§ **Assignment**
Every entry below should be printed exactly.
BEGIN Source data
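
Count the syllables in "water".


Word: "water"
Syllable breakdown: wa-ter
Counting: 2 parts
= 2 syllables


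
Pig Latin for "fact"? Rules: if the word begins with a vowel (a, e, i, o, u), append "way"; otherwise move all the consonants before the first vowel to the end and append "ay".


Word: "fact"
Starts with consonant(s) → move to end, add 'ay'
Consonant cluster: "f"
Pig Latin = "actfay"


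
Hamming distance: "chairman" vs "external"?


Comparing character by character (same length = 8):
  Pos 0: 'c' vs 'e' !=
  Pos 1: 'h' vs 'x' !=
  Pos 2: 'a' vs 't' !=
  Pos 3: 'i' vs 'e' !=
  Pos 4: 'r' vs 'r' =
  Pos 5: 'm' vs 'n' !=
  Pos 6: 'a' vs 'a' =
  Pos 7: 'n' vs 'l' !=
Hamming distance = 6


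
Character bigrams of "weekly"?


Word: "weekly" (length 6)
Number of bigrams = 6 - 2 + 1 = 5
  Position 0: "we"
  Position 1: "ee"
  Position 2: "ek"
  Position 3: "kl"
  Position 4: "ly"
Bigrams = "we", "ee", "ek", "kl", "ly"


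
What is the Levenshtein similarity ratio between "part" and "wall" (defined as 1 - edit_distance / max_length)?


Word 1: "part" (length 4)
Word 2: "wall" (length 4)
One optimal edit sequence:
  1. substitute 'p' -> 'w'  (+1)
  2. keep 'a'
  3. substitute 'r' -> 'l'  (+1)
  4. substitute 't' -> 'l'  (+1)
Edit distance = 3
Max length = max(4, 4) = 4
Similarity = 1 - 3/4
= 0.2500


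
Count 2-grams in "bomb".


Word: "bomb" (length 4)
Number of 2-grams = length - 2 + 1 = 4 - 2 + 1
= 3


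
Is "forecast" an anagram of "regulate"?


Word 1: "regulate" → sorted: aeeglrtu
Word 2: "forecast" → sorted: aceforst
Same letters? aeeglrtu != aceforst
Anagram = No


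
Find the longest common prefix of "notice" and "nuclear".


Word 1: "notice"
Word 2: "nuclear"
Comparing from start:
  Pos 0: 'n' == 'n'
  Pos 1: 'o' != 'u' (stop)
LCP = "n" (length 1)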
END Source data
§ **Answer section**
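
Count the syllables in "water".


Word: "water"
Syllable breakdown: wa-ter
Counting: 2 parts
= 2 syllables


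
Pig Latin for "fact"? Rules: if the word begins with a vowel (a, e, i, o, u), append "way"; otherwise move all the consonants before the first vowel to the end and append "ay".


Word: "fact"
Starts with consonant(s) → move to end, add 'ay'
Consonant cluster: "f"
Pig Latin = "actfay"


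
Hamming distance: "chairman" vs "external"?


Comparing character by character (same length = 8):
  Pos 0: 'c' vs 'e' !=
  Pos 1: 'h' vs 'x' !=
  Pos 2: 'a' vs 't' !=
  Pos 3: 'i' vs 'e' !=
  Pos 4: 'r' vs 'r' =
  Pos 5: 'm' vs 'n' !=
  Pos 6: 'a' vs 'a' =
  Pos 7: 'n' vs 'l' !=
Hamming distance = 6


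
Character bigrams of "weekly"?


Word: "weekly" (length 6)
Number of bigrams = 6 - 2 + 1 = 5
  Position 0: "we"
  Position 1: "ee"
  Position 2: "ek"
  Position 3: "kl"
  Position 4: "ly"
Bigrams = "we", "ee", "ek", "kl", "ly"


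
What is the Levenshtein similarity ratio between "part" and "wall" (defined as 1 - edit_distance / max_length)?


Word 1: "part" (length 4)
Word 2: "wall" (length 4)
One optimal edit sequence:
  1. substitute 'p' -> 'w'  (+1)
  2. keep 'a'
  3. substitute 'r' -> 'l'  (+1)
  4. substitute 't' -> 'l'  (+1)
Edit distance = 3
Max length = max(4, 4) = 4
Similarity = 1 - 3/4
= 0.2500


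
Count 2-grams in "bomb".


Word: "bomb" (length 4)
Number of 2-grams = length - 2 + 1 = 4 - 2 + 1
= 3


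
Is "forecast" an anagram of "regulate"?


Word 1: "regulate" → sorted: aeeglrtu
Word 2: "forecast" → sorted: aceforst
Same letters? aeeglrtu != aceforst
Anagram = No


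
Find the longest common prefix of "notice" and "nuclear".


Word 1: "notice"
Word 2: "nuclear"
Comparing from start:
  Pos 0: 'n' == 'n'
  Pos 1: 'o' != 'u' (stop)
LCP = "n" (length 1)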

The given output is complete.